■ YOUR TASK ■
Each entry that follows should be written again verbatim.

(Stored items)

★ ★ ★ ★ ★ ★ ★

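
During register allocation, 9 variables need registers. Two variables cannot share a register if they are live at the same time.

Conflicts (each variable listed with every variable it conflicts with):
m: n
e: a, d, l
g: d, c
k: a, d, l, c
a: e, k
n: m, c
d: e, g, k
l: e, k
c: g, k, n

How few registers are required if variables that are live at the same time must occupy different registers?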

★ ★ ★ ★ ★ ★ ★

■ ANSWER ■
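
During register allocation, 9 variables need registers. Two variables cannot share a register if they are live at the same time.

Conflicts (each variable listed with every variable it conflicts with):
m: n
e: a, d, l
g: d, c
k: a, d, l, c
a: e, k
n: m, c
d: e, g, k
l: e, k
c: g, k, n

How few registers are required if variables that are live at the same time must occupy different registers?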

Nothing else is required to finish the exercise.